**Your assignment:** Using the data that follows, return exactly the lines from the one that contains "x$. What is" through the one that contains "Answer: -80063/9441 ≈ -8.4803", ends included.

Material supplied START

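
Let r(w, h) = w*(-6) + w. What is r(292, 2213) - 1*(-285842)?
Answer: 284382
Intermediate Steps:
r(w, h) = -5*w (r(w, h) = -6*w + w = -5*w)
r(292, 2213) - 1*(-285842) = -5*292 - 1*(-285842) = -1460 + 285842 = 284382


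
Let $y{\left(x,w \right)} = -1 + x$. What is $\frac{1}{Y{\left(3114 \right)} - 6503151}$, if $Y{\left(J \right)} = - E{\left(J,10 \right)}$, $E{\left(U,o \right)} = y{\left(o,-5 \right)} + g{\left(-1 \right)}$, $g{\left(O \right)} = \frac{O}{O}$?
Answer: $- \frac{1}{6503161} \approx -1.5377 \cdot 10^{-7}$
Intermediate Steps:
$g{\left(O \right)} = 1$
$E{\left(U,o \right)} = o$ ($E{\left(U,o \right)} = \left(-1 + o\right) + 1 = o$)
$Y{\left(J \right)} = -10$ ($Y{\left(J \right)} = \left(-1\right) 10 = -10$)
$\frac{1}{Y{\left(3114 \right)} - 6503151} = \frac{1}{-10 - 6503151} = \frac{1}{-6503161} = - \frac{1}{6503161}$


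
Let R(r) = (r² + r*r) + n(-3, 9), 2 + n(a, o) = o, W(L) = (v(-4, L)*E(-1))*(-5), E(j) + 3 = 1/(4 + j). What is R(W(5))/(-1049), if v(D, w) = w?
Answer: -80063/9441 ≈ -8.4803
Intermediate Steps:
E(j) = -3 + 1/(4 + j)
W(L) = 40*L/3 (W(L) = (L*((-11 - 3*(-1))/(4 - 1)))*(-5) = (L*((-11 + 3)/3))*(-5) = (L*((⅓)*(-8)))*(-5) = (L*(-8/3))*(-5) = -8*L/3*(-5) = 40*L/3)
n(a, o) = -2 + o
R(r) = 7 + 2*r² (R(r) = (r² + r*r) + (-2 + 9) = (r² + r²) + 7 = 2*r² + 7 = 7 + 2*r²)
R(W(5))/(-1049) = (7 + 2*((40/3)*5)²)/(-1049) = (7 + 2*(200/3)²)*(-1/1049) = (7 + 2*(40000/9))*(-1/1049) = (7 + 80000/9)*(-1/1049) = (80063/9)*(-1/1049) = -80063/9441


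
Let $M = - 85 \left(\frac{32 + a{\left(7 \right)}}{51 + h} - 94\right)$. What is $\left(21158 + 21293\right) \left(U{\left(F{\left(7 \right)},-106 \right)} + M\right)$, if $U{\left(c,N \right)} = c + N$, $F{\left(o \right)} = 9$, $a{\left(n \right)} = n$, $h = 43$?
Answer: $\frac{31355454777}{94} \approx 3.3357 \cdot 10^{8}$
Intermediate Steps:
$U{\left(c,N \right)} = N + c$
$M = \frac{747745}{94}$ ($M = - 85 \left(\frac{32 + 7}{51 + 43} - 94\right) = - 85 \left(\frac{39}{94} - 94\right) = \left(-85\right) \left(- \frac{8797}{94}\right) = \frac{747745}{94} \approx 7954.7$)
$\left(21158 + 21293\right) \left(U{\left(F{\left(7 \right)},-106 \right)} + M\right) = \left(21158 + 21293\right) \left(\left(-106 + 9\right) + \frac{747745}{94}\right) = 42451 \left(-97 + \frac{747745}{94}\right) = 42451 \cdot \frac{738627}{94} = \frac{31355454777}{94}$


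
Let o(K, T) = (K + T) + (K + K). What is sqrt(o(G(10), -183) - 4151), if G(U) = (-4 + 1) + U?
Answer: I*sqrt(4313) ≈ 65.673*I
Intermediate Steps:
G(U) = -3 + U
o(K, T) = T + 3*K (o(K, T) = (K + T) + 2*K = T + 3*K)
sqrt(o(G(10), -183) - 4151) = sqrt((-183 + 3*(-3 + 10)) - 4151) = sqrt((-183 + 3*7) - 4151) = sqrt((-183 + 21) - 4151) = sqrt(-162 - 4151) = sqrt(-4313) = I*sqrt(4313)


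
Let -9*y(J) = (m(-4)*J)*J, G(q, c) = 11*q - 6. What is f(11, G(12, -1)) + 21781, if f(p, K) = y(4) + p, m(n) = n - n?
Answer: 21792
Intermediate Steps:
m(n) = 0
G(q, c) = -6 + 11*q
y(J) = 0 (y(J) = -0*J*J/9 = -0*J = -1/9*0 = 0)
f(p, K) = p (f(p, K) = 0 + p = p)
f(11, G(12, -1)) + 21781 = 11 + 21781 = 21792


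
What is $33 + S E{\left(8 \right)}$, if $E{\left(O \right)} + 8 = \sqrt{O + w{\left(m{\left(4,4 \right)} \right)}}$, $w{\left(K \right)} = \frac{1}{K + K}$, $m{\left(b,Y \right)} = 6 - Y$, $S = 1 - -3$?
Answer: $1 + 2 \sqrt{33} \approx 12.489$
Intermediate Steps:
$S = 4$ ($S = 1 + 3 = 4$)
$w{\left(K \right)} = \frac{1}{2 K}$
$E{\left(O \right)} = -8 + \sqrt{\frac{1}{4} + O}$ ($E{\left(O \right)} = -8 + \sqrt{O + \frac{1}{2 \left(6 - 4\right)}} = -8 + \sqrt{O + \frac{1}{2 \cdot 2}} = -8 + \sqrt{O + \frac{1}{2} \cdot \frac{1}{2}} = -8 + \sqrt{O + \frac{1}{4}} = -8 + \sqrt{\frac{1}{4} + O}$)
$33 + S E{\left(8 \right)} = 33 + 4 \left(-8 + \frac{\sqrt{1 + 4 \cdot 8}}{2}\right) = 33 + 4 \left(-8 + \frac{\sqrt{1 + 32}}{2}\right) = 33 + 4 \left(-8 + \frac{\sqrt{33}}{2}\right) = 33 - \left(32 - 2 \sqrt{33}\right) = 1 + 2 \sqrt{33}$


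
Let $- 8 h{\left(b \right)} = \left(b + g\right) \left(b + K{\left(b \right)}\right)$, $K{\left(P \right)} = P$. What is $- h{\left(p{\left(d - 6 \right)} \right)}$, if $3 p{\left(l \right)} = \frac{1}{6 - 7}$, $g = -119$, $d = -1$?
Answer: $\frac{179}{18} \approx 9.9444$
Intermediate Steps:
$p{\left(l \right)} = - \frac{1}{3}$ ($p{\left(l \right)} = \frac{1}{3 \left(6 - 7\right)} = \frac{1}{3 \left(-1\right)} = \frac{1}{3} \left(-1\right) = - \frac{1}{3}$)
$h{\left(b \right)} = - \frac{b \left(-119 + b\right)}{4}$ ($h{\left(b \right)} = - \frac{\left(b - 119\right) \left(b + b\right)}{8} = - \frac{\left(-119 + b\right) 2 b}{8} = - \frac{2 b \left(-119 + b\right)}{8} = - \frac{b \left(-119 + b\right)}{4}$)
$- h{\left(p{\left(d - 6 \right)} \right)} = - \frac{\left(-1\right) \left(119 - - \frac{1}{3}\right)}{4 \cdot 3} = - \frac{\left(-1\right) \left(119 + \frac{1}{3}\right)}{4 \cdot 3} = - \frac{\left(-1\right) 358}{4 \cdot 3 \cdot 3} = \left(-1\right) \left(- \frac{179}{18}\right) = \frac{179}{18}$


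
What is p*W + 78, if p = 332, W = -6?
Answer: -1914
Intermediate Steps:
p*W + 78 = 332*(-6) + 78 = -1992 + 78 = -1914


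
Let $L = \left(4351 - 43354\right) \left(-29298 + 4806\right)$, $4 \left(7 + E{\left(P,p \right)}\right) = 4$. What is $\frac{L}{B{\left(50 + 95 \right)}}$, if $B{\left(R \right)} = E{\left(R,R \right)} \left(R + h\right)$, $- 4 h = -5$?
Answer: $- \frac{16329256}{15} \approx -1.0886 \cdot 10^{6}$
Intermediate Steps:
$E{\left(P,p \right)} = -6$ ($E{\left(P,p \right)} = -7 + \frac{1}{4} \cdot 4 = -7 + 1 = -6$)
$h = \frac{5}{4}$ ($h = \left(- \frac{1}{4}\right) \left(-5\right) = \frac{5}{4} \approx 1.25$)
$B{\left(R \right)} = - \frac{15}{2} - 6 R$ ($B{\left(R \right)} = - 6 \left(R + \frac{5}{4}\right) = - 6 \left(\frac{5}{4} + R\right) = - \frac{15}{2} - 6 R$)
$L = 955261476$ ($L = \left(-39003\right) \left(-24492\right) = 955261476$)
$\frac{L}{B{\left(50 + 95 \right)}} = \frac{955261476}{- \frac{15}{2} - 6 \left(50 + 95\right)} = \frac{955261476}{- \frac{15}{2} - 870} = \frac{955261476}{- \frac{1755}{2}} = 955261476 \left(- \frac{2}{1755}\right) = - \frac{16329256}{15}$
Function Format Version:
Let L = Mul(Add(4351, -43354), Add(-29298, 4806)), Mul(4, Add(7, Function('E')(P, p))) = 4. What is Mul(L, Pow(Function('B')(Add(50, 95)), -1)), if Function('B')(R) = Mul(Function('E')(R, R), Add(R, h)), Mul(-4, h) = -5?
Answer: Rational(-16329256, 15) ≈ -1.0886e+6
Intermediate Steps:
Function('E')(P, p) = -6 (Function('E')(P, p) = Add(-7, Mul(Rational(1, 4), 4)) = Add(-7, 1) = -6)
h = Rational(5, 4) (h = Mul(Rational(-1, 4), -5) = Rational(5, 4) ≈ 1.2500)
Function('B')(R) = Add(Rational(-15, 2), Mul(-6, R)) (Function('B')(R) = Mul(-6, Add(R, Rational(5, 4))) = Mul(-6, Add(Rational(5, 4), R)) = Add(Rational(-15, 2), Mul(-6, R)))
L = 955261476 (L = Mul(-39003, -24492) = 955261476)
Mul(L, Pow(Function('B')(Add(50, 95)), -1)) = Mul(955261476, Pow(Add(Rational(-15, 2), Mul(-6, Add(50, 95))), -1)) = Mul(955261476, Pow(Add(Rational(-15, 2), Mul(-6, 145)), -1)) = Mul(955261476, Pow(Add(Rational(-15, 2), -870), -1)) = Mul(955261476, Pow(Rational(-1755, 2), -1)) = Mul(955261476, Rational(-2, 1755)) = Rational(-16329256, 15)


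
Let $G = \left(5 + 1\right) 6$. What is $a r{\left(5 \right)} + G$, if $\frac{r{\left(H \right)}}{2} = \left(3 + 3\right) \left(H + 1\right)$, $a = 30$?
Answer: $2196$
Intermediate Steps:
$G = 36$ ($G = 6 \cdot 6 = 36$)
$r{\left(H \right)} = 12 + 12 H$ ($r{\left(H \right)} = 2 \left(3 + 3\right) \left(H + 1\right) = 2 \cdot 6 \left(1 + H\right) = 2 \left(6 + 6 H\right) = 12 + 12 H$)
$a r{\left(5 \right)} + G = 30 \left(12 + 12 \cdot 5\right) + 36 = 30 \left(12 + 60\right) + 36 = 30 \cdot 72 + 36 = 2160 + 36 = 2196$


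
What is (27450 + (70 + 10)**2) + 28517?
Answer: 62367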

Material supplied END

**Your response:**
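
Let $y{\left(x,w \right)} = -1 + x$. What is $\frac{1}{Y{\left(3114 \right)} - 6503151}$, if $Y{\left(J \right)} = - E{\left(J,10 \right)}$, $E{\left(U,o \right)} = y{\left(o,-5 \right)} + g{\left(-1 \right)}$, $g{\left(O \right)} = \frac{O}{O}$?
Answer: $- \frac{1}{6503161} \approx -1.5377 \cdot 10^{-7}$
Intermediate Steps:
$g{\left(O \right)} = 1$
$E{\left(U,o \right)} = o$ ($E{\left(U,o \right)} = \left(-1 + o\right) + 1 = o$)
$Y{\left(J \right)} = -10$ ($Y{\left(J \right)} = \left(-1\right) 10 = -10$)
$\frac{1}{Y{\left(3114 \right)} - 6503151} = \frac{1}{-10 - 6503151} = \frac{1}{-6503161} = - \frac{1}{6503161}$


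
Let R(r) = (r² + r*r) + n(-3, 9), 2 + n(a, o) = o, W(L) = (v(-4, L)*E(-1))*(-5), E(j) + 3 = 1/(4 + j). What is R(W(5))/(-1049), if v(D, w) = w?
Answer: -80063/9441 ≈ -8.4803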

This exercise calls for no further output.